[Data items]

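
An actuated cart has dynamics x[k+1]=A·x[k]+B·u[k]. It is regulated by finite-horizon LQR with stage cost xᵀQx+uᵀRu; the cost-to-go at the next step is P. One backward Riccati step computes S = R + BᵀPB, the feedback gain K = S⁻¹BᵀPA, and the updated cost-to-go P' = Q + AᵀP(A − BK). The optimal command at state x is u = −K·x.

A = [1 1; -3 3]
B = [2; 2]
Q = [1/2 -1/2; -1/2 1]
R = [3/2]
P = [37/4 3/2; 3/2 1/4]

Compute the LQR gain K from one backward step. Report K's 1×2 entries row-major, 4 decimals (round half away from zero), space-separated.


BᵀP = [21.5000 3.5000]
S = R + BᵀPB = [3/2] + [50.0000] = [51.5000]
BᵀPA = [11.0000 32.0000]
K = S⁻¹·BᵀPA = [0.2136 0.6214]
A−BK = [0.5728 -0.2427; -3.4272 1.7573]
AᵀP(A−BK) = [0.1505 0.1650; 0.1650 0.6165]
P' = Q + AᵀP(A−BK) = [0.6505 -0.3350; -0.3350 1.6165]
tr(P') = 2.2670

0.2136 0.6214


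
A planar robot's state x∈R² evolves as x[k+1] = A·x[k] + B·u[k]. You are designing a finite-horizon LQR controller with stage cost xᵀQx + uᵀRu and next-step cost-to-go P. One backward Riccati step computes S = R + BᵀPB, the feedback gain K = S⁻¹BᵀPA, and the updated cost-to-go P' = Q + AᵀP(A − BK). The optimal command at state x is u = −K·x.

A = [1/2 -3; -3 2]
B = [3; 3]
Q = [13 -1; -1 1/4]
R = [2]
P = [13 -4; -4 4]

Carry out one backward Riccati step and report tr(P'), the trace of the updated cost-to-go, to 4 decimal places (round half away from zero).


164.2560

BᵀP = [27.0000 0.0000]
S = R + BᵀPB = [2] + [81.0000] = [83.0000]
BᵀPA = [13.5000 -81.0000]
K = S⁻¹·BᵀPA = [0.1627 -0.9759]
A−BK = [0.0120 -0.0723; -3.4880 4.9277]
AᵀP(A−BK) = [49.0542 -70.3253; -70.3253 101.9518]
P' = Q + AᵀP(A−BK) = [62.0542 -71.3253; -71.3253 102.2018]
tr(P') = 164.2560


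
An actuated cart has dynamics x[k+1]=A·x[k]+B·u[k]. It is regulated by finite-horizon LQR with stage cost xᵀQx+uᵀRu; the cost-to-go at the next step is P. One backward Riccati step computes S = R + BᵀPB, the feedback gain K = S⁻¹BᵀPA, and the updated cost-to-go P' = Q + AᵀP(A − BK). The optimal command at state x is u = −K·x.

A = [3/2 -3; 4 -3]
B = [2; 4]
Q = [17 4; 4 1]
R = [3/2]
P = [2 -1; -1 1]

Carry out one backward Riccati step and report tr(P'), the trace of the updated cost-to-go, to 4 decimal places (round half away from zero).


24.9737

BᵀP = [0.0000 2.0000]
S = R + BᵀPB = [3/2] + [8.0000] = [9.5000]
BᵀPA = [8.0000 -6.0000]
K = S⁻¹·BᵀPA = [0.8421 -0.6316]
A−BK = [-0.1842 -1.7368; 0.6316 -0.4737]
AᵀP(A−BK) = [1.7632 0.5526; 0.5526 5.2105]
P' = Q + AᵀP(A−BK) = [18.7632 4.5526; 4.5526 6.2105]
tr(P') = 24.9737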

* _Task goal_: Put down each entry again, unchanged and complete.

* _Result of this exercise_:
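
An actuated cart has dynamics x[k+1]=A·x[k]+B·u[k]. It is regulated by finite-horizon LQR with stage cost xᵀQx+uᵀRu; the cost-to-go at the next step is P. One backward Riccati step computes S = R + BᵀPB, the feedback gain K = S⁻¹BᵀPA, and the updated cost-to-go P' = Q + AᵀP(A − BK). The optimal command at state x is u = −K·x.

A = [1 1; -3 3]
B = [2; 2]
Q = [1/2 -1/2; -1/2 1]
R = [3/2]
P = [37/4 3/2; 3/2 1/4]

Compute the LQR gain K from one backward step. Report K's 1×2 entries row-major, 4 decimals (round half away from zero), space-separated.


BᵀP = [21.5000 3.5000]
S = R + BᵀPB = [3/2] + [50.0000] = [51.5000]
BᵀPA = [11.0000 32.0000]
K = S⁻¹·BᵀPA = [0.2136 0.6214]
A−BK = [0.5728 -0.2427; -3.4272 1.7573]
AᵀP(A−BK) = [0.1505 0.1650; 0.1650 0.6165]
P' = Q + AᵀP(A−BK) = [0.6505 -0.3350; -0.3350 1.6165]
tr(P') = 2.2670

0.2136 0.6214


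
A planar robot's state x∈R² evolves as x[k+1] = A·x[k] + B·u[k]. You are designing a finite-horizon LQR controller with stage cost xᵀQx + uᵀRu and next-step cost-to-go P. One backward Riccati step computes S = R + BᵀPB, the feedback gain K = S⁻¹BᵀPA, and the updated cost-to-go P' = Q + AᵀP(A − BK). The optimal command at state x is u = −K·x.

A = [1/2 -3; -3 2]
B = [3; 3]
Q = [13 -1; -1 1/4]
R = [2]
P = [13 -4; -4 4]

Carry out one backward Riccati step and report tr(P'), the trace of the updated cost-to-go, to 4 decimal places (round half away from zero).


164.2560

BᵀP = [27.0000 0.0000]
S = R + BᵀPB = [2] + [81.0000] = [83.0000]
BᵀPA = [13.5000 -81.0000]
K = S⁻¹·BᵀPA = [0.1627 -0.9759]
A−BK = [0.0120 -0.0723; -3.4880 4.9277]
AᵀP(A−BK) = [49.0542 -70.3253; -70.3253 101.9518]
P' = Q + AᵀP(A−BK) = [62.0542 -71.3253; -71.3253 102.2018]
tr(P') = 164.2560


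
An actuated cart has dynamics x[k+1]=A·x[k]+B·u[k]. It is regulated by finite-horizon LQR with stage cost xᵀQx+uᵀRu; the cost-to-go at the next step is P. One backward Riccati step computes S = R + BᵀPB, the feedback gain K = S⁻¹BᵀPA, and the updated cost-to-go P' = Q + AᵀP(A − BK). The optimal command at state x is u = −K·x.

A = [3/2 -3; 4 -3]
B = [2; 4]
Q = [17 4; 4 1]
R = [3/2]
P = [2 -1; -1 1]

Carry out one backward Riccati step and report tr(P'), the trace of the updated cost-to-go, to 4 decimal places (round half away from zero).


24.9737

BᵀP = [0.0000 2.0000]
S = R + BᵀPB = [3/2] + [8.0000] = [9.5000]
BᵀPA = [8.0000 -6.0000]
K = S⁻¹·BᵀPA = [0.8421 -0.6316]
A−BK = [-0.1842 -1.7368; 0.6316 -0.4737]
AᵀP(A−BK) = [1.7632 0.5526; 0.5526 5.2105]
P' = Q + AᵀP(A−BK) = [18.7632 4.5526; 4.5526 6.2105]
tr(P') = 24.9737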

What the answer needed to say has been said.